# Action item
Taking the line with "What note lies a diminished fifth" as the first and the last line of the entries as the final one, copy that span exactly.

# Supplied material

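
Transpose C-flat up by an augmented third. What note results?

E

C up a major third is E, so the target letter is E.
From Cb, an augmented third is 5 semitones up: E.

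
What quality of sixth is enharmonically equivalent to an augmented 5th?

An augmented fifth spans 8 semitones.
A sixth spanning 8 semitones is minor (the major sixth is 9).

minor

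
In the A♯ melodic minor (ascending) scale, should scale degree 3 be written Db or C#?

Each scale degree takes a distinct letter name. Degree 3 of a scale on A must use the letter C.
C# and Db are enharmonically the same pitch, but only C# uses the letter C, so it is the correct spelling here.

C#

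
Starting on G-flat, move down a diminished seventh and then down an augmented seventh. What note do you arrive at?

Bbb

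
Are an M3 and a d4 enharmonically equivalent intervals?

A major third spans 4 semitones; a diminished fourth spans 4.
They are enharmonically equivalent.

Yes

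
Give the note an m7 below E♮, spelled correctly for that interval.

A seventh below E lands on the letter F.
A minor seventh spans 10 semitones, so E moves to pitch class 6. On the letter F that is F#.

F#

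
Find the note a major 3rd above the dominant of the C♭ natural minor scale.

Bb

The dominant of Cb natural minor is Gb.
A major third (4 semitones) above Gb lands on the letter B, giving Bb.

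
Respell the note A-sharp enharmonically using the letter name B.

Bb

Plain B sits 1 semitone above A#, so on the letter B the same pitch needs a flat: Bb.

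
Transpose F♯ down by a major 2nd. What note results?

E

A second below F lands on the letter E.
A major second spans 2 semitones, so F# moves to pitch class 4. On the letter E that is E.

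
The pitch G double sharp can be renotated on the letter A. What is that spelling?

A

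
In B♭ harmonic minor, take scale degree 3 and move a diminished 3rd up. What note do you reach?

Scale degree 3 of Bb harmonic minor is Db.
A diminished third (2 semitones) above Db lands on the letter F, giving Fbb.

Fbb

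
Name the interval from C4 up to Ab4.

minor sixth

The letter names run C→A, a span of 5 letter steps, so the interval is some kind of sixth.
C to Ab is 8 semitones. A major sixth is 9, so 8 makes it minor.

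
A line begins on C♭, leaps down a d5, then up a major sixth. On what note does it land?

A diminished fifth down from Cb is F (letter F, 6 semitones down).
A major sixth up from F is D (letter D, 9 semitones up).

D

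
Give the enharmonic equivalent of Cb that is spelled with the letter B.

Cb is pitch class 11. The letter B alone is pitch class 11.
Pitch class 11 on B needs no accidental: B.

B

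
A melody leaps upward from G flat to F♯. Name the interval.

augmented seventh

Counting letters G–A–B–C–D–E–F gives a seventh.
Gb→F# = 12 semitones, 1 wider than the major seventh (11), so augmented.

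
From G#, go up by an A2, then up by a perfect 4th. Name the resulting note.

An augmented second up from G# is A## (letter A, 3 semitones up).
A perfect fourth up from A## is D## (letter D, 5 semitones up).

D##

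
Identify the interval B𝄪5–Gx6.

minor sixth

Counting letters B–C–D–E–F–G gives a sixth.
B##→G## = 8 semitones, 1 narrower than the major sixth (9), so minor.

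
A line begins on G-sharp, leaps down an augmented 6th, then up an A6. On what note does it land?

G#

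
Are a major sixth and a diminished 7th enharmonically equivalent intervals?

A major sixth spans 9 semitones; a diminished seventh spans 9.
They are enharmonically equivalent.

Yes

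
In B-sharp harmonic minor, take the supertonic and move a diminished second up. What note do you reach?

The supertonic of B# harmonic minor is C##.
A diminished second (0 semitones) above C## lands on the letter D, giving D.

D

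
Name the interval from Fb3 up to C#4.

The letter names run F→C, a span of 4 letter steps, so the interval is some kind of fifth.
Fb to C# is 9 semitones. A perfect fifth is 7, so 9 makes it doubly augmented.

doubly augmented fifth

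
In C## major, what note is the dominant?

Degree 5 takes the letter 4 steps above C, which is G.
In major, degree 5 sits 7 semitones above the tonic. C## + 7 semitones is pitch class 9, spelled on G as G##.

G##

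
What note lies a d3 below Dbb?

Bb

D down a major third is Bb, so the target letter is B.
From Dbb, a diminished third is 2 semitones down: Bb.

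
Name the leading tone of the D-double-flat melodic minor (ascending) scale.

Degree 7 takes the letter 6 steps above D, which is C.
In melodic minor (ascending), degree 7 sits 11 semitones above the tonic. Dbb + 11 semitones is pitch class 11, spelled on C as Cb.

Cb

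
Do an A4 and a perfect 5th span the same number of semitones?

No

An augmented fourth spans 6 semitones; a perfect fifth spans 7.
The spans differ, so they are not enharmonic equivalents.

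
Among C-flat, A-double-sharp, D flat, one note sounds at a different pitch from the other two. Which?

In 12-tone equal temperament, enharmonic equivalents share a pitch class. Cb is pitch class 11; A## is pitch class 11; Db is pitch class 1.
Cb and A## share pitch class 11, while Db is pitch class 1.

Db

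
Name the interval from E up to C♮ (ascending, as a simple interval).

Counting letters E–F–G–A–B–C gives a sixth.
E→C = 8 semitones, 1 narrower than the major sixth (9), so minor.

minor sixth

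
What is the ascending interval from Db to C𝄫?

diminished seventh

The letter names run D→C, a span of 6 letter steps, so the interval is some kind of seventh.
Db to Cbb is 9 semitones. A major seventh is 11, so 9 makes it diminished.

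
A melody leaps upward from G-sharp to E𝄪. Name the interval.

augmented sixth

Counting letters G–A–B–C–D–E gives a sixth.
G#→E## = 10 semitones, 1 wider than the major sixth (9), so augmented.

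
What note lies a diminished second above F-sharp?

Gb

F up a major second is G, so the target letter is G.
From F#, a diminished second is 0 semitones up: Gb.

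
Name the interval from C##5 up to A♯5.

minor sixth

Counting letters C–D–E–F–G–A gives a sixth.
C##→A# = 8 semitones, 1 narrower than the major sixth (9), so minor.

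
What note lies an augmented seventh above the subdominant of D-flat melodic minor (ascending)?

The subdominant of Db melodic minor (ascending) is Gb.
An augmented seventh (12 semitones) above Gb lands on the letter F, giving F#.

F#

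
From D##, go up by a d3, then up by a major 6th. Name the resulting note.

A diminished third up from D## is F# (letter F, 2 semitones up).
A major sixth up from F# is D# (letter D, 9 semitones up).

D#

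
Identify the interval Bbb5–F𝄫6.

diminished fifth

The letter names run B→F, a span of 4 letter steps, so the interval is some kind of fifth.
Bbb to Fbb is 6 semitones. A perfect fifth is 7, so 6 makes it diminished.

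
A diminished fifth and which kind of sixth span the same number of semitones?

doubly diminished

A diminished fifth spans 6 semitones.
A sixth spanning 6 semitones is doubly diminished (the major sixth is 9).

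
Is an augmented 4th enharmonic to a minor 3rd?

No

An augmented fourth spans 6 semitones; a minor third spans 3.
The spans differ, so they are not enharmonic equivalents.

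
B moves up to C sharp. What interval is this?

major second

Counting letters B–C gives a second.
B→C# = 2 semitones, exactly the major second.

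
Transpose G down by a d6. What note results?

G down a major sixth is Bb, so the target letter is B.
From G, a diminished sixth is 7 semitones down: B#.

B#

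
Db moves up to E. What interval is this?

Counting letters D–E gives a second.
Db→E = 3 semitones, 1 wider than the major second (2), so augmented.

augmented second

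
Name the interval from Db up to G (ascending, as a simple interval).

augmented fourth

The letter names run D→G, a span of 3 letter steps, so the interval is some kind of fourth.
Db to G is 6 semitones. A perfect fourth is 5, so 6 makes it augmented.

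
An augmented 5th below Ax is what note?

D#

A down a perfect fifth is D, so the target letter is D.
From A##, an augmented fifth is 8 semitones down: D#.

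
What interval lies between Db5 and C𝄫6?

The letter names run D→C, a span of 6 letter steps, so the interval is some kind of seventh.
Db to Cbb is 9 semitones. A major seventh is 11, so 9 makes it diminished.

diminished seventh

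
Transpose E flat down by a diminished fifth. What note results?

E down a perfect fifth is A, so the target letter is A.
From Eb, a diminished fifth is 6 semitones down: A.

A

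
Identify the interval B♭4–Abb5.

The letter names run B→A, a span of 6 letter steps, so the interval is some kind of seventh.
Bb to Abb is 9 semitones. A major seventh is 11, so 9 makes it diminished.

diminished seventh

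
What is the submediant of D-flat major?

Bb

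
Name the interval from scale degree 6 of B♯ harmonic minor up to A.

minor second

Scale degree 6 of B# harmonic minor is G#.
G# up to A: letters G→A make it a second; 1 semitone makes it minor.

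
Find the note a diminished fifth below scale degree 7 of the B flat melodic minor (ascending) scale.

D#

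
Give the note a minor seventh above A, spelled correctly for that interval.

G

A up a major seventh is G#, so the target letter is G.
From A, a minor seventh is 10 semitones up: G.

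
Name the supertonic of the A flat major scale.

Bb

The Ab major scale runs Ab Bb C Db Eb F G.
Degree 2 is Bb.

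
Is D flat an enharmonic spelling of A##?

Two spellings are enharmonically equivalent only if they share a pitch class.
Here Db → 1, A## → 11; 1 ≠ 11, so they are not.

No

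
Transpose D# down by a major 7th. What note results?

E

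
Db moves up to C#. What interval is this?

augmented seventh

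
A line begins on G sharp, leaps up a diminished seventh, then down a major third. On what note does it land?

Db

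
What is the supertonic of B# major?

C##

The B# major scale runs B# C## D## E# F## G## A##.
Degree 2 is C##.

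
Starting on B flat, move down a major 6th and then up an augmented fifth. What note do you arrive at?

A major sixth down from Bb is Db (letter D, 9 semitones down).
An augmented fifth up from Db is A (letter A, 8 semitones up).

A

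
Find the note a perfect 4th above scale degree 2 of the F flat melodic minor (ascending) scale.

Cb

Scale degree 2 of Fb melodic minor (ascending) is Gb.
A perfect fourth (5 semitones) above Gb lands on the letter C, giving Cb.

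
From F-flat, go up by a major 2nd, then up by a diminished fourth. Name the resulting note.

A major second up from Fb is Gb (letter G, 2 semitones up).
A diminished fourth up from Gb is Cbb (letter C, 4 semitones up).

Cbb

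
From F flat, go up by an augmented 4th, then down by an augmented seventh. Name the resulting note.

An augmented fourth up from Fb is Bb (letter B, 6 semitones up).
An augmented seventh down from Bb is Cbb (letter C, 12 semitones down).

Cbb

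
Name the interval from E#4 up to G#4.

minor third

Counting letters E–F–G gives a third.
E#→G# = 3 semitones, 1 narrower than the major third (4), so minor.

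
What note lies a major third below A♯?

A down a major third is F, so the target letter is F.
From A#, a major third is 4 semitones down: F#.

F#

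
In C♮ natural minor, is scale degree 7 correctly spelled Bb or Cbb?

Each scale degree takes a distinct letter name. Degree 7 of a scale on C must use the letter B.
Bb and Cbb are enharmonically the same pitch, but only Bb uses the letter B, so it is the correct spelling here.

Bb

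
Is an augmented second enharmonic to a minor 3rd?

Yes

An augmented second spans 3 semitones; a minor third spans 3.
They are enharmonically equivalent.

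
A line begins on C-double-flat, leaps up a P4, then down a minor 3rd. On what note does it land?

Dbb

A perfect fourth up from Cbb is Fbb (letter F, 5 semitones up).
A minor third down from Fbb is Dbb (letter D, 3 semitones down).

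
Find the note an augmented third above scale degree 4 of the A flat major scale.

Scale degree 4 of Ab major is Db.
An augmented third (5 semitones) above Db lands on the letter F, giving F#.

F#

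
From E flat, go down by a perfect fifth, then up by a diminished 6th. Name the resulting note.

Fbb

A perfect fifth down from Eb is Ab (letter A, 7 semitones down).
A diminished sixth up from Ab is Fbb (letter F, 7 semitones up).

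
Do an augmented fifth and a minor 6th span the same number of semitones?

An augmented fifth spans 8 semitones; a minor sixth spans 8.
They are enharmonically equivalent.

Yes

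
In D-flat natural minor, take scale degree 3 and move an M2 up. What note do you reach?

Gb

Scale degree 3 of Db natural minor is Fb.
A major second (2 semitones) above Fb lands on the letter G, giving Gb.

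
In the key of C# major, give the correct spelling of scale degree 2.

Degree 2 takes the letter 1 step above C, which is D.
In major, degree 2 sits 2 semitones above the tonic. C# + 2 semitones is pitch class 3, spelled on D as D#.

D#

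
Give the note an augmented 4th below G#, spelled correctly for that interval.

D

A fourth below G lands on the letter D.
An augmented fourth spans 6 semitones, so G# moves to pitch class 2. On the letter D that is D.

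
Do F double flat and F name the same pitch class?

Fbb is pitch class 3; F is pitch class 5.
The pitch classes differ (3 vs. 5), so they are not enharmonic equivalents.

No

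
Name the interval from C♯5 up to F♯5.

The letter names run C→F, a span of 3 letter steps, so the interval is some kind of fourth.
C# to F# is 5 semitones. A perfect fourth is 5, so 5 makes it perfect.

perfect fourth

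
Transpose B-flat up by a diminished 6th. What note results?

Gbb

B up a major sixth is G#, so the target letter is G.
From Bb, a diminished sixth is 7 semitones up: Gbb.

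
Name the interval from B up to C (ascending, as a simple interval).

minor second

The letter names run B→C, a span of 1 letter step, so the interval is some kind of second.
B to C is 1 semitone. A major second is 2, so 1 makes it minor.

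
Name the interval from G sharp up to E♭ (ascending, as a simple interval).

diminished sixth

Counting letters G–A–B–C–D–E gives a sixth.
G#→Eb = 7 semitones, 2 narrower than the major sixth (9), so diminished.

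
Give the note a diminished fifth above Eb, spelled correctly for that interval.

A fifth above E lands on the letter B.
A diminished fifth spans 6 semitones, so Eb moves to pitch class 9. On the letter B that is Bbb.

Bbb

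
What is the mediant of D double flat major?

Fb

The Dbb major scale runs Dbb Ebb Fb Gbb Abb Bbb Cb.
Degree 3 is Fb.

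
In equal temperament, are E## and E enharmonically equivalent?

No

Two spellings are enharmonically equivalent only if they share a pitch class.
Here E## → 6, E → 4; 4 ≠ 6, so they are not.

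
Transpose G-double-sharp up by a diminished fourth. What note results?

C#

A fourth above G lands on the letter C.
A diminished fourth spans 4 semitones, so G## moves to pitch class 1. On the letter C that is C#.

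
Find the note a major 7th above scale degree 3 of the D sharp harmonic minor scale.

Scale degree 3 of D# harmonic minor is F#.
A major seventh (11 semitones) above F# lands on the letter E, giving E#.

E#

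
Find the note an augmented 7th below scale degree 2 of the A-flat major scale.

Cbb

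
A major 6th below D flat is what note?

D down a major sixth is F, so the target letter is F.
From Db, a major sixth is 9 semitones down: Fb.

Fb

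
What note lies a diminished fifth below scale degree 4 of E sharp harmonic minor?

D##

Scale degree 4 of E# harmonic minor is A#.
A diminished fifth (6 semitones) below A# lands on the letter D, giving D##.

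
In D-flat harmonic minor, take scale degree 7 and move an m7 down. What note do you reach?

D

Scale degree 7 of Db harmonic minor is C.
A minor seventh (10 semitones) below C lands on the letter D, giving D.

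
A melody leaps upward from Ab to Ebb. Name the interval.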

# Output of the task
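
What note lies a diminished fifth below scale degree 4 of E sharp harmonic minor?

D##

Scale degree 4 of E# harmonic minor is A#.
A diminished fifth (6 semitones) below A# lands on the letter D, giving D##.

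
In D-flat harmonic minor, take scale degree 7 and move an m7 down. What note do you reach?

D

Scale degree 7 of Db harmonic minor is C.
A minor seventh (10 semitones) below C lands on the letter D, giving D.

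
A melody leaps upward from Ab to Ebb. Name the interval.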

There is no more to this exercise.